Using the listing below, copy every line that mentions "evolves".

Material for this exercise
^^^^^^^^

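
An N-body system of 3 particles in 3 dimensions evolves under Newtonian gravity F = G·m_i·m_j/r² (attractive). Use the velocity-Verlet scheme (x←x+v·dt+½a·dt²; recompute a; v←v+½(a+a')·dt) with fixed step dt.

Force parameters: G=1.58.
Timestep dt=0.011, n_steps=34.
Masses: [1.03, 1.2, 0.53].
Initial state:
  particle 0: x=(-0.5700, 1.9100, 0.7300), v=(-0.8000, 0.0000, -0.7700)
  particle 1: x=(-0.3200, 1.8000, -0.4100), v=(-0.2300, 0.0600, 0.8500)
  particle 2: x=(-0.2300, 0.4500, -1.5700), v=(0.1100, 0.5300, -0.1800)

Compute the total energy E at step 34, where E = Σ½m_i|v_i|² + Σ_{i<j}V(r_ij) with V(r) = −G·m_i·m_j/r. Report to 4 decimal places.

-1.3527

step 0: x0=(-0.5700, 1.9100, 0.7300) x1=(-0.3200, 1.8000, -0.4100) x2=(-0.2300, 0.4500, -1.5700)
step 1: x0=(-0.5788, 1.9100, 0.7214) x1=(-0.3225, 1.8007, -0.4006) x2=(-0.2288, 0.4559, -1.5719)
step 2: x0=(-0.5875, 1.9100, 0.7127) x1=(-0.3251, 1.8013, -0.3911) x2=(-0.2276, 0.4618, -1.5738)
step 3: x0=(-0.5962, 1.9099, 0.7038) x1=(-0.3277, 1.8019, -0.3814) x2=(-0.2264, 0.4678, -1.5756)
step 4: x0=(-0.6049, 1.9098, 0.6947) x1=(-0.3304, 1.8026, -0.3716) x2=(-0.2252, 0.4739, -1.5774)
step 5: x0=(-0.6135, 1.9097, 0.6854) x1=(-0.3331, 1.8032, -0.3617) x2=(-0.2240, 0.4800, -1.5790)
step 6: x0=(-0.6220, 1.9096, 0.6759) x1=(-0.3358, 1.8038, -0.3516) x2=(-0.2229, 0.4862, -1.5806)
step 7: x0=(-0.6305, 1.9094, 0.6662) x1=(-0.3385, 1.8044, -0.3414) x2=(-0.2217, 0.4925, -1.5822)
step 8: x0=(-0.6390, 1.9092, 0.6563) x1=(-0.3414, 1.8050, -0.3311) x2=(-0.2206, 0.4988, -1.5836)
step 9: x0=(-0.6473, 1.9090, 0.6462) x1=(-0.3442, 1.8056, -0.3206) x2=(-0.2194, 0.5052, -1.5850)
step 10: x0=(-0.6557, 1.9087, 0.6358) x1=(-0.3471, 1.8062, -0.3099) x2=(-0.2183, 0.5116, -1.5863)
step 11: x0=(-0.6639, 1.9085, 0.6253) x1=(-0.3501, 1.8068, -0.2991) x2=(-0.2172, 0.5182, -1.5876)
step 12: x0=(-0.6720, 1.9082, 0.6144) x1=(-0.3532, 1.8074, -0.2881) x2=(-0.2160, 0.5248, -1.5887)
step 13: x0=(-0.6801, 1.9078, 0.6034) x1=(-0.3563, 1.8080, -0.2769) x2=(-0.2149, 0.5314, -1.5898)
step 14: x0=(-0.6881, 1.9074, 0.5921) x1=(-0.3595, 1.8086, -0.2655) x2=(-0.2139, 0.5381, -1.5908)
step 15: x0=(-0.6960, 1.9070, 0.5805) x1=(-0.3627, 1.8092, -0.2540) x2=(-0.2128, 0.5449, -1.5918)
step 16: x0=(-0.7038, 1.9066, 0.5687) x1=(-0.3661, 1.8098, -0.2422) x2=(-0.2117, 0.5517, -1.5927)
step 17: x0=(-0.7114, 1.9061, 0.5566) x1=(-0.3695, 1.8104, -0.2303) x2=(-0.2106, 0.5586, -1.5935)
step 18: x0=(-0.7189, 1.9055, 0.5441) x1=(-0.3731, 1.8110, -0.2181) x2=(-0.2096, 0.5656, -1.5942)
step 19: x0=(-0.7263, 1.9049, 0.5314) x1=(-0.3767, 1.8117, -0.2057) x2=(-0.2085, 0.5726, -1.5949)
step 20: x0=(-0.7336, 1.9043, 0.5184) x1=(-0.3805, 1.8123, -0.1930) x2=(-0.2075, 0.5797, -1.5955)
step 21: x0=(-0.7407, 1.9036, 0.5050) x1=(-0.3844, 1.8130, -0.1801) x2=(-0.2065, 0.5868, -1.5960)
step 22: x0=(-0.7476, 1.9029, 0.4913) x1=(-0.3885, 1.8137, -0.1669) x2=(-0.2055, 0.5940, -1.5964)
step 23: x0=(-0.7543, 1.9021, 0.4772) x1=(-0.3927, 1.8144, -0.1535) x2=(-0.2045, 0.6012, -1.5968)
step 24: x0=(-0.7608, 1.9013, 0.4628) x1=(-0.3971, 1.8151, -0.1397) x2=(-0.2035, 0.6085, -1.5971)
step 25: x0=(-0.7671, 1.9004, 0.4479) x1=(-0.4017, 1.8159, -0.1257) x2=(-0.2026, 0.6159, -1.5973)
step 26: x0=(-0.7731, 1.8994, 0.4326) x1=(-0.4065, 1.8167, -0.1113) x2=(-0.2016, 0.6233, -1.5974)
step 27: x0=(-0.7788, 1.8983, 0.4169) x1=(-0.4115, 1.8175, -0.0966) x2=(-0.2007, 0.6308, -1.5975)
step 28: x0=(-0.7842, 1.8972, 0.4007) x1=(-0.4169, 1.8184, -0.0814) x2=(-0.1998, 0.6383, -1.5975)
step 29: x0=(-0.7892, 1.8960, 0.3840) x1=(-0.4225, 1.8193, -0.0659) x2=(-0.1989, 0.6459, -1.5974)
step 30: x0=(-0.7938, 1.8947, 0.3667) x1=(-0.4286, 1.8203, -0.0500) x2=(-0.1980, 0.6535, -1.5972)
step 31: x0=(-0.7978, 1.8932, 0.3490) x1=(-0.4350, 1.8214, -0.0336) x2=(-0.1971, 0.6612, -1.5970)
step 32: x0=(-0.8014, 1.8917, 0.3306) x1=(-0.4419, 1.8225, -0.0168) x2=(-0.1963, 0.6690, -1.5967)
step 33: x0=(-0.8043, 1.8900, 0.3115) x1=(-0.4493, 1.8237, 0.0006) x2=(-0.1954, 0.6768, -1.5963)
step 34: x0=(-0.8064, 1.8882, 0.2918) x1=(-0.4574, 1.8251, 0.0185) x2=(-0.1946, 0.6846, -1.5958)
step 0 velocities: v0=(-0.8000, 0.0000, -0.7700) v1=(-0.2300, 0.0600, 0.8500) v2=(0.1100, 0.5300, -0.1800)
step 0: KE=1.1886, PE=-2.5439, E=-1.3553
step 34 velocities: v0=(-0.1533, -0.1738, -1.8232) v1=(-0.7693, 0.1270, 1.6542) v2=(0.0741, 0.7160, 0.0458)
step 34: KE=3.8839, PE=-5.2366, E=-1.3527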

^^^^^^^^

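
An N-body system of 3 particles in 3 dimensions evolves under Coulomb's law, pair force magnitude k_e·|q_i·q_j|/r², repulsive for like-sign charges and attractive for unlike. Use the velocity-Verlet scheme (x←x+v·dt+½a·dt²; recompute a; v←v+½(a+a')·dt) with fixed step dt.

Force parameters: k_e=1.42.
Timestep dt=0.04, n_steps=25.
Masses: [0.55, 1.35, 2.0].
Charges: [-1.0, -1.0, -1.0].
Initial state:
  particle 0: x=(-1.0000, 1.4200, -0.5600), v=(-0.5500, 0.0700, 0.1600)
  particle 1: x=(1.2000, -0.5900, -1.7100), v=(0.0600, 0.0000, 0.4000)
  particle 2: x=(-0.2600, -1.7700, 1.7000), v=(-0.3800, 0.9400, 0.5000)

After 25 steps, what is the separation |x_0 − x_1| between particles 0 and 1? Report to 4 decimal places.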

^^^^^^^^

Exercise solution
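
An N-body system of 3 particles in 3 dimensions evolves under Newtonian gravity F = G·m_i·m_j/r² (attractive). Use the velocity-Verlet scheme (x←x+v·dt+½a·dt²; recompute a; v←v+½(a+a')·dt) with fixed step dt.
An N-body system of 3 particles in 3 dimensions evolves under Coulomb's law, pair force magnitude k_e·|q_i·q_j|/r², repulsive for like-sign charges and attractive for unlike. Use the velocity-Verlet scheme (x←x+v·dt+½a·dt²; recompute a; v←v+½(a+a')·dt) with fixed step dt.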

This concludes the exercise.